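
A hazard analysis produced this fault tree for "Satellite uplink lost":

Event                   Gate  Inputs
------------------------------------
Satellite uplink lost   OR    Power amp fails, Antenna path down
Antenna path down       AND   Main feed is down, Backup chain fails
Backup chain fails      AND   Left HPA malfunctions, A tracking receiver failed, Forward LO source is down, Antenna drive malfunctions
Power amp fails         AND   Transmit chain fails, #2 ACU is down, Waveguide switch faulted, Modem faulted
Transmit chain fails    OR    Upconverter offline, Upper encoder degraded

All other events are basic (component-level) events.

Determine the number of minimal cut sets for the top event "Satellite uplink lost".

3

Transmit chain fails [OR]: union of children's cut sets → 2 cut set(s).
Power amp fails [AND]: one cut set from each child combined → 2 × 1 × 1 × 1 = 2 cut set(s).
Backup chain fails [AND]: one cut set from each child combined → 1 × 1 × 1 × 1 = 1 cut set(s).
Antenna path down [AND]: one cut set from each child combined → 1 × 1 = 1 cut set(s).
Satellite uplink lost [OR]: union of children's cut sets → 3 cut set(s).
Minimal cut sets: {#2 ACU is down, Modem faulted, Upconverter offline, Waveguide switch faulted}; {#2 ACU is down, Modem faulted, Upper encoder degraded, Waveguide switch faulted}; {A tracking receiver failed, Antenna drive malfunctions, Forward LO source is down, Left HPA malfunctions, Main feed is down}.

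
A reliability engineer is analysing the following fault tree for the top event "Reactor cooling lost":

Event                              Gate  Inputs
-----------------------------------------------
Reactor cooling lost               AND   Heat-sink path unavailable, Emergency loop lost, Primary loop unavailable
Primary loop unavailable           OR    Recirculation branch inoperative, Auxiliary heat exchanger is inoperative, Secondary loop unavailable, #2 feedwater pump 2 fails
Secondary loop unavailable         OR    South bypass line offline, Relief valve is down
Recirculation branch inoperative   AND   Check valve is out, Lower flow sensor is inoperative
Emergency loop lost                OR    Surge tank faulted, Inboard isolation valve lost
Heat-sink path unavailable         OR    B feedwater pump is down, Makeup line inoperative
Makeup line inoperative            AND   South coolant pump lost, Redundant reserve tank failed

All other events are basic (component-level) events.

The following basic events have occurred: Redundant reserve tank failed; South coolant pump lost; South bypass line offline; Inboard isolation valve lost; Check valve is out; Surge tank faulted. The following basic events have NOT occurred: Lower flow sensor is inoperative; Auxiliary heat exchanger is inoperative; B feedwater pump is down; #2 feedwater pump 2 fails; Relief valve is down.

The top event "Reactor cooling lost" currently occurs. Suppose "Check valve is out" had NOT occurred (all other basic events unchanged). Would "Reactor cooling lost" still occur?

Counterfactual: set "Check valve is out" to not occurred.
Makeup line inoperative [AND]: South coolant pump lost=occurs, Redundant reserve tank failed=occurs → all inputs occur → occurs.
Heat-sink path unavailable [OR]: B feedwater pump is down=not, Makeup line inoperative=occurs → at least one input occurs → occurs.
Emergency loop lost [OR]: Surge tank faulted=occurs, Inboard isolation valve lost=occurs → at least one input occurs → occurs.
Recirculation branch inoperative [AND]: Check valve is out=not, Lower flow sensor is inoperative=not → not all inputs occur → does not occur.
Secondary loop unavailable [OR]: South bypass line offline=occurs, Relief valve is down=not → at least one input occurs → occurs.
Primary loop unavailable [OR]: Recirculation branch inoperative=not, Auxiliary heat exchanger is inoperative=not, Secondary loop unavailable=occurs, #2 feedwater pump 2 fails=not → at least one input occurs → occurs.
Reactor cooling lost [AND]: Heat-sink path unavailable=occurs, Emergency loop lost=occurs, Primary loop unavailable=occurs → all inputs occur → occurs.

Yes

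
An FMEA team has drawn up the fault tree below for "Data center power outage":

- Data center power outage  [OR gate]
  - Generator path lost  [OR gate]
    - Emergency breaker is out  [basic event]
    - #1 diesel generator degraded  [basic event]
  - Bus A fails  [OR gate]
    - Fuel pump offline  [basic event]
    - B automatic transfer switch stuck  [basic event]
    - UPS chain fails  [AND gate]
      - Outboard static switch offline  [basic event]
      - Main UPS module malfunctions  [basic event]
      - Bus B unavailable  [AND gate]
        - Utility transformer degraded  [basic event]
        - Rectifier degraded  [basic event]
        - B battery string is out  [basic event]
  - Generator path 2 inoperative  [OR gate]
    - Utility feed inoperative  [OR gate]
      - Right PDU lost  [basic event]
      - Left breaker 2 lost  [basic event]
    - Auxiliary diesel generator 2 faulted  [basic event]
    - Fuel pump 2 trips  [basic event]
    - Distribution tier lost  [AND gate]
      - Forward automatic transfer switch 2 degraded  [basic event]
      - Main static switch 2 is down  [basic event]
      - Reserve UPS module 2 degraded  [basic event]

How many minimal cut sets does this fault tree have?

10

Generator path lost [OR]: union of children's cut sets → 2 cut set(s).
Bus B unavailable [AND]: one cut set from each child combined → 1 × 1 × 1 = 1 cut set(s).
UPS chain fails [AND]: one cut set from each child combined → 1 × 1 × 1 = 1 cut set(s).
Bus A fails [OR]: union of children's cut sets → 3 cut set(s).
Utility feed inoperative [OR]: union of children's cut sets → 2 cut set(s).
Distribution tier lost [AND]: one cut set from each child combined → 1 × 1 × 1 = 1 cut set(s).
Generator path 2 inoperative [OR]: union of children's cut sets → 5 cut set(s).
Data center power outage [OR]: union of children's cut sets → 10 cut set(s).
Minimal cut sets: {Emergency breaker is out}; {#1 diesel generator degraded}; {Fuel pump offline}; {B automatic transfer switch stuck}; {B battery string is out, Main UPS module malfunctions, Outboard static switch offline, Rectifier degraded, Utility transformer degraded}; {Right PDU lost}; {Left breaker 2 lost}; {Auxiliary diesel generator 2 faulted}; {Fuel pump 2 trips}; {Forward automatic transfer switch 2 degraded, Main static switch 2 is down, Reserve UPS module 2 degraded}.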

*Exercise requirements*
Make an exact copy of the listing, including every line.

*Task response*
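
A hazard analysis produced this fault tree for "Satellite uplink lost":

Event                   Gate  Inputs
------------------------------------
Satellite uplink lost   OR    Power amp fails, Antenna path down
Antenna path down       AND   Main feed is down, Backup chain fails
Backup chain fails      AND   Left HPA malfunctions, A tracking receiver failed, Forward LO source is down, Antenna drive malfunctions
Power amp fails         AND   Transmit chain fails, #2 ACU is down, Waveguide switch faulted, Modem faulted
Transmit chain fails    OR    Upconverter offline, Upper encoder degraded

All other events are basic (component-level) events.

Determine the number of minimal cut sets for the top event "Satellite uplink lost".

3

Transmit chain fails [OR]: union of children's cut sets → 2 cut set(s).
Power amp fails [AND]: one cut set from each child combined → 2 × 1 × 1 × 1 = 2 cut set(s).
Backup chain fails [AND]: one cut set from each child combined → 1 × 1 × 1 × 1 = 1 cut set(s).
Antenna path down [AND]: one cut set from each child combined → 1 × 1 = 1 cut set(s).
Satellite uplink lost [OR]: union of children's cut sets → 3 cut set(s).
Minimal cut sets: {#2 ACU is down, Modem faulted, Upconverter offline, Waveguide switch faulted}; {#2 ACU is down, Modem faulted, Upper encoder degraded, Waveguide switch faulted}; {A tracking receiver failed, Antenna drive malfunctions, Forward LO source is down, Left HPA malfunctions, Main feed is down}.

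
A reliability engineer is analysing the following fault tree for the top event "Reactor cooling lost":

Event                              Gate  Inputs
-----------------------------------------------
Reactor cooling lost               AND   Heat-sink path unavailable, Emergency loop lost, Primary loop unavailable
Primary loop unavailable           OR    Recirculation branch inoperative, Auxiliary heat exchanger is inoperative, Secondary loop unavailable, #2 feedwater pump 2 fails
Secondary loop unavailable         OR    South bypass line offline, Relief valve is down
Recirculation branch inoperative   AND   Check valve is out, Lower flow sensor is inoperative
Emergency loop lost                OR    Surge tank faulted, Inboard isolation valve lost
Heat-sink path unavailable         OR    B feedwater pump is down, Makeup line inoperative
Makeup line inoperative            AND   South coolant pump lost, Redundant reserve tank failed

All other events are basic (component-level) events.

The following basic events have occurred: Redundant reserve tank failed; South coolant pump lost; South bypass line offline; Inboard isolation valve lost; Check valve is out; Surge tank faulted. The following basic events have NOT occurred: Lower flow sensor is inoperative; Auxiliary heat exchanger is inoperative; B feedwater pump is down; #2 feedwater pump 2 fails; Relief valve is down.

The top event "Reactor cooling lost" currently occurs. Suppose "Check valve is out" had NOT occurred (all other basic events unchanged). Would "Reactor cooling lost" still occur?

Counterfactual: set "Check valve is out" to not occurred.
Makeup line inoperative [AND]: South coolant pump lost=occurs, Redundant reserve tank failed=occurs → all inputs occur → occurs.
Heat-sink path unavailable [OR]: B feedwater pump is down=not, Makeup line inoperative=occurs → at least one input occurs → occurs.
Emergency loop lost [OR]: Surge tank faulted=occurs, Inboard isolation valve lost=occurs → at least one input occurs → occurs.
Recirculation branch inoperative [AND]: Check valve is out=not, Lower flow sensor is inoperative=not → not all inputs occur → does not occur.
Secondary loop unavailable [OR]: South bypass line offline=occurs, Relief valve is down=not → at least one input occurs → occurs.
Primary loop unavailable [OR]: Recirculation branch inoperative=not, Auxiliary heat exchanger is inoperative=not, Secondary loop unavailable=occurs, #2 feedwater pump 2 fails=not → at least one input occurs → occurs.
Reactor cooling lost [AND]: Heat-sink path unavailable=occurs, Emergency loop lost=occurs, Primary loop unavailable=occurs → all inputs occur → occurs.

Yes

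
An FMEA team has drawn up the fault tree below for "Data center power outage":

- Data center power outage  [OR gate]
  - Generator path lost  [OR gate]
    - Emergency breaker is out  [basic event]
    - #1 diesel generator degraded  [basic event]
  - Bus A fails  [OR gate]
    - Fuel pump offline  [basic event]
    - B automatic transfer switch stuck  [basic event]
    - UPS chain fails  [AND gate]
      - Outboard static switch offline  [basic event]
      - Main UPS module malfunctions  [basic event]
      - Bus B unavailable  [AND gate]
        - Utility transformer degraded  [basic event]
        - Rectifier degraded  [basic event]
        - B battery string is out  [basic event]
  - Generator path 2 inoperative  [OR gate]
    - Utility feed inoperative  [OR gate]
      - Right PDU lost  [basic event]
      - Left breaker 2 lost  [basic event]
    - Auxiliary diesel generator 2 faulted  [basic event]
    - Fuel pump 2 trips  [basic event]
    - Distribution tier lost  [AND gate]
      - Forward automatic transfer switch 2 degraded  [basic event]
      - Main static switch 2 is down  [basic event]
      - Reserve UPS module 2 degraded  [basic event]

How many minimal cut sets does this fault tree have?

10

Generator path lost [OR]: union of children's cut sets → 2 cut set(s).
Bus B unavailable [AND]: one cut set from each child combined → 1 × 1 × 1 = 1 cut set(s).
UPS chain fails [AND]: one cut set from each child combined → 1 × 1 × 1 = 1 cut set(s).
Bus A fails [OR]: union of children's cut sets → 3 cut set(s).
Utility feed inoperative [OR]: union of children's cut sets → 2 cut set(s).
Distribution tier lost [AND]: one cut set from each child combined → 1 × 1 × 1 = 1 cut set(s).
Generator path 2 inoperative [OR]: union of children's cut sets → 5 cut set(s).
Data center power outage [OR]: union of children's cut sets → 10 cut set(s).
Minimal cut sets: {Emergency breaker is out}; {#1 diesel generator degraded}; {Fuel pump offline}; {B automatic transfer switch stuck}; {B battery string is out, Main UPS module malfunctions, Outboard static switch offline, Rectifier degraded, Utility transformer degraded}; {Right PDU lost}; {Left breaker 2 lost}; {Auxiliary diesel generator 2 faulted}; {Fuel pump 2 trips}; {Forward automatic transfer switch 2 degraded, Main static switch 2 is down, Reserve UPS module 2 degraded}.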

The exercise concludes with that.